→ **What is being asked**: In the entries below, count the lines that contain the word "guide" and give only that number.

● ● ● ● ●

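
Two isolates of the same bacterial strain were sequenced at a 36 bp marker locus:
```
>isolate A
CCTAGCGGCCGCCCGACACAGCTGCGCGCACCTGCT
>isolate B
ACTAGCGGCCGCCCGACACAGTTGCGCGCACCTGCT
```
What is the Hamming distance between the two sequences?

Comparing position by position, 2 positions differ: 1 (C/A), 22 (C/T).

2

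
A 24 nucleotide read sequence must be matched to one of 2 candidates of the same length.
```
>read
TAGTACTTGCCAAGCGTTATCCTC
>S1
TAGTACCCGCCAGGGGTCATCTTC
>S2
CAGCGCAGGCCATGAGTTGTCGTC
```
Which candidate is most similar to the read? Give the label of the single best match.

Hamming distances to read — S1: 6; S2: 9.
Smallest is S1 with 6 mismatches.

S1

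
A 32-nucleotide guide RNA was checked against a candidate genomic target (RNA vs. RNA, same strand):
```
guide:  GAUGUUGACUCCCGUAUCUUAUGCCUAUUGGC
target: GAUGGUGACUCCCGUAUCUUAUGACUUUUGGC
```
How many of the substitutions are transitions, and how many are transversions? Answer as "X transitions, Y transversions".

Mismatches (1-based):
site 5: U→G (pyrimidine→purine, transversion)
site 24: C→A (pyrimidine→purine, transversion)
site 27: A→U (purine→pyrimidine, transversion)

0 transitions, 3 transversions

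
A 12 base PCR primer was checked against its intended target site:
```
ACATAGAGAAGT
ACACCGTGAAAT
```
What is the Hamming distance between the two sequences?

4

The sequences differ at positions 4, 5, 7, 11 (1-based) — 4 in total.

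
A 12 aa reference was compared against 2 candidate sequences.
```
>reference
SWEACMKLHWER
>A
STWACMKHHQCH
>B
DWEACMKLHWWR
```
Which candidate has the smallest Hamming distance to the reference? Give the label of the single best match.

Hamming distances to reference — A: 6; B: 2.
Smallest is B with 2 mismatches.

B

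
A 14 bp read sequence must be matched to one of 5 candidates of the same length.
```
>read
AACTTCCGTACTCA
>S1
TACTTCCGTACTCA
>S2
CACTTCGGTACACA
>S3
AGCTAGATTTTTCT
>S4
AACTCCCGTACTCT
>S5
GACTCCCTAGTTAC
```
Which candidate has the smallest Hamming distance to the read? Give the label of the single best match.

S1

Hamming distances to read — S1: 1; S2: 3; S3: 8; S4: 2; S5: 8.
Smallest is S1 with 1 mismatch.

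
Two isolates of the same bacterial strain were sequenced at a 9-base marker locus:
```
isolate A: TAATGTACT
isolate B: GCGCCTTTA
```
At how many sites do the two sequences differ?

8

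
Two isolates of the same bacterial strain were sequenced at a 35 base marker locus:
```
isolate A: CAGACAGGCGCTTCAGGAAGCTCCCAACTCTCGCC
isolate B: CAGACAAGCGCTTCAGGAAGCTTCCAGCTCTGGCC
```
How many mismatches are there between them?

4

The sequences differ at positions 7, 23, 27, 32 (1-based) — 4 in total.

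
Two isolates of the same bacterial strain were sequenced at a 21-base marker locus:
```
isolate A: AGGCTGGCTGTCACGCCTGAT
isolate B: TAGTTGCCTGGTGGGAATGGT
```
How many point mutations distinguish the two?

11

The sequences differ at bases 1, 2, 4, 7, 11, 12, 13, 14, 16, 17, 20 (1-based) — 11 in total.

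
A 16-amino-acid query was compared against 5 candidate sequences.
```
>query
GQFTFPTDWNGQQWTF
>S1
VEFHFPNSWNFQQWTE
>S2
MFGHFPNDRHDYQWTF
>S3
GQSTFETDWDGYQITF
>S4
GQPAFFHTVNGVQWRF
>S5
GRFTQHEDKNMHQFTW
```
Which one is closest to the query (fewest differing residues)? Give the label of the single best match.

Hamming distances to query — S1: 7; S2: 9; S3: 5; S4: 8; S5: 9.
Smallest is S3 with 5 mismatches.

S3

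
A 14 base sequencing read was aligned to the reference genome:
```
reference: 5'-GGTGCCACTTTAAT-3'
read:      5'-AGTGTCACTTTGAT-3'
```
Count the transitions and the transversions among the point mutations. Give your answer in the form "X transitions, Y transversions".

3 transitions, 0 transversions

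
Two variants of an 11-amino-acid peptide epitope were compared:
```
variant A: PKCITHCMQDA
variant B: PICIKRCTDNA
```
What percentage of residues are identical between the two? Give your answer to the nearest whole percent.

45%

6 positions differ (2, 5, 6, 8, 9, 10), so 5 of 11 match: 5/11 = 45.45%.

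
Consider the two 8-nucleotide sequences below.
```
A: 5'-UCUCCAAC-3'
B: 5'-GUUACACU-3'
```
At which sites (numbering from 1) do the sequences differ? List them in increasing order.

Scanning 1-based: 1: U/G; 2: C/U; 4: C/A; 7: A/C; 8: C/U.

1, 2, 4, 7, 8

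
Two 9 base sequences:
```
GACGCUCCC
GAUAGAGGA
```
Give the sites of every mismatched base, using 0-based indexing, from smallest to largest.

2, 3, 4, 5, 6, 7, 8

Differences at site 2 (C→U), site 3 (G→A), site 4 (C→G), site 5 (U→A), site 6 (C→G), site 7 (C→G), site 8 (C→A).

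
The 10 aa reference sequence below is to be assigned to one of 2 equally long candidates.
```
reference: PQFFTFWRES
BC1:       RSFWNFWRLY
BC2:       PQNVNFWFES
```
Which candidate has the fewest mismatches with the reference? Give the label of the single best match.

BC2

Hamming distances to reference — BC1: 6; BC2: 4.
Smallest is BC2 with 4 mismatches.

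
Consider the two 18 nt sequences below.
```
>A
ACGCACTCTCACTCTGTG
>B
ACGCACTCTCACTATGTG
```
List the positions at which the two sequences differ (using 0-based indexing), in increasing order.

Scanning 0-based: 13: C/A.

13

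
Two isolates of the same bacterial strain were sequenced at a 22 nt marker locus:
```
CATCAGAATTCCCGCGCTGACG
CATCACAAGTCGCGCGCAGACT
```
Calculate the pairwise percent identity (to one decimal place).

77.3%

Mismatches at positions 6, 9, 12, 18, 22 (1-based): 5 of 22.
Identical positions: 17/22 = 77.27% → 77.3%.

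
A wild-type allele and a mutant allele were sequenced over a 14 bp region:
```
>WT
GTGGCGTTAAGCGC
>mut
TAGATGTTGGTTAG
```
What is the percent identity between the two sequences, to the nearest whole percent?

29%

Mismatches at positions 1, 2, 4, 5, 9, 10, 11, 12, 13, 14 (1-based): 10 of 14.
Identical positions: 4/14 = 28.57% → 29%.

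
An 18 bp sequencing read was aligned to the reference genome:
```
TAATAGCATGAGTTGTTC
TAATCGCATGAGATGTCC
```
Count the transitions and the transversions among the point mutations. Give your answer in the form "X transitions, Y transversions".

1 transition, 2 transversions

Transitions (purine↔purine or pyrimidine↔pyrimidine): 17 T→C.
Transversions (purine↔pyrimidine): 5 A→C, 13 T→A.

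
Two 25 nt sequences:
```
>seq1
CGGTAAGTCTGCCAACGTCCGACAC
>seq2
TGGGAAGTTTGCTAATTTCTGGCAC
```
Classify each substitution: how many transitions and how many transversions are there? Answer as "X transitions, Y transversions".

6 transitions, 2 transversions

Transitions (purine↔purine or pyrimidine↔pyrimidine): 1 C→T, 9 C→T, 13 C→T, 16 C→T, 20 C→T, 22 A→G.
Transversions (purine↔pyrimidine): 4 T→G, 17 G→T.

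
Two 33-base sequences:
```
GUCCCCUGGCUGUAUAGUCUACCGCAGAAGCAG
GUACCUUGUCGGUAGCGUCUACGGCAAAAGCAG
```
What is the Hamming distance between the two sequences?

8

The sequences differ at positions 3, 6, 9, 11, 15, 16, 23, 27 (1-based) — 8 in total.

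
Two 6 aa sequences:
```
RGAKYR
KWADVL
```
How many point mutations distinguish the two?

Mismatches (1-based): position 1: R→K; position 2: G→W; position 4: K→D; position 5: Y→V; position 6: R→L.

5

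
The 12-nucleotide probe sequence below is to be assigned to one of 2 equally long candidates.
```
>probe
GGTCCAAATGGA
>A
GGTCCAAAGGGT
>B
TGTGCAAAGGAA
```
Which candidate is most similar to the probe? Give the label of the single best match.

A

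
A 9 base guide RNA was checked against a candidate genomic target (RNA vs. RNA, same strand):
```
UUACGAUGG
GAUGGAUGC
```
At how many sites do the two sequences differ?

5

The sequences differ at sites 1, 2, 3, 4, 9 (1-based) — 5 in total.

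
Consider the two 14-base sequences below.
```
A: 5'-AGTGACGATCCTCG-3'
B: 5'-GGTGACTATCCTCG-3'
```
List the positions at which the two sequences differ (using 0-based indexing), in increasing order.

0, 6

Scanning 0-based: 0: A/G; 6: G/T.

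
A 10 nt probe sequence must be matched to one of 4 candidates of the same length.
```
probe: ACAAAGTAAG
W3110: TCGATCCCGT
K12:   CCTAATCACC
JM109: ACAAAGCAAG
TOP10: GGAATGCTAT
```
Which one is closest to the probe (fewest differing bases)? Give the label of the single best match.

W3110 differs at 8 bases; K12 differs at 6 bases; JM109 differs at 1 base; TOP10 differs at 6 bases. The closest is JM109.

JM109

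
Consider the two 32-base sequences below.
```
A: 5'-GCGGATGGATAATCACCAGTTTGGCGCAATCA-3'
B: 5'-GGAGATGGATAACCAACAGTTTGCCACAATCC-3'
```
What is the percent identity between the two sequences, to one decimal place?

Mismatches at positions 2, 3, 13, 16, 24, 26, 32 (1-based): 7 of 32.
Identical positions: 25/32 = 78.12% → 78.1%.

78.1%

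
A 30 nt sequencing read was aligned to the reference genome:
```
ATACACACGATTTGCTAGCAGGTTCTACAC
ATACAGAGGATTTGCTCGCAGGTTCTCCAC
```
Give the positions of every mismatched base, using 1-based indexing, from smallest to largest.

Scanning 1-based: 6: C/G; 8: C/G; 17: A/C; 27: A/C.

6, 8, 17, 27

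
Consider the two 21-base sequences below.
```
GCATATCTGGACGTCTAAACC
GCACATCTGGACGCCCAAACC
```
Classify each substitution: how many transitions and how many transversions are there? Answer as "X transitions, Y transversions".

3 transitions, 0 transversions

Transitions (purine↔purine or pyrimidine↔pyrimidine): 4 T→C, 14 T→C, 16 T→C.
Transversions (purine↔pyrimidine): none.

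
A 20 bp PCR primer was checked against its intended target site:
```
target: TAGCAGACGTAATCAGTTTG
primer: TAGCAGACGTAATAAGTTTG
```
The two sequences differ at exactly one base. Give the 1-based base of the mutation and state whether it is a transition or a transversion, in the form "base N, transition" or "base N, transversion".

Base 14 changes C→A. C is a pyrimidine and A is a purine, so this is a transversion.

base 14, transversion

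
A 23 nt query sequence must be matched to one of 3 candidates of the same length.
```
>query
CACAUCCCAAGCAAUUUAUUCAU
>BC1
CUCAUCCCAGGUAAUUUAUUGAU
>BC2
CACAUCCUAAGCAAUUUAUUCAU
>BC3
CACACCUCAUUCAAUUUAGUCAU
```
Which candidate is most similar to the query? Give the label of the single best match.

BC2

Hamming distances to query — BC1: 4; BC2: 1; BC3: 5.
Smallest is BC2 with 1 mismatch.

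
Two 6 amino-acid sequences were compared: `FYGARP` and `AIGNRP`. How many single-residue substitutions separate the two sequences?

Comparing position by position, 3 residues differ: 1 (F/A), 2 (Y/I), 4 (A/N).

3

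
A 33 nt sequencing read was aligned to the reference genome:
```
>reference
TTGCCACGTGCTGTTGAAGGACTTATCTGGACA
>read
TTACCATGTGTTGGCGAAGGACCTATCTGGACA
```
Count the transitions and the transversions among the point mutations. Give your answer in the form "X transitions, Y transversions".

5 transitions, 1 transversion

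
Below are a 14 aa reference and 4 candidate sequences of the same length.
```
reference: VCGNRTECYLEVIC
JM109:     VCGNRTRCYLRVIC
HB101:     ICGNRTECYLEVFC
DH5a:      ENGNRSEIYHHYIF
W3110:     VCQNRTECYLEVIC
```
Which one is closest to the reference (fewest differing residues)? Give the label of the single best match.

JM109 differs at 2 residues; HB101 differs at 2 residues; DH5a differs at 8 residues; W3110 differs at 1 residue. The closest is W3110.

W3110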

● ● ● ● ●

→ **Output**: 3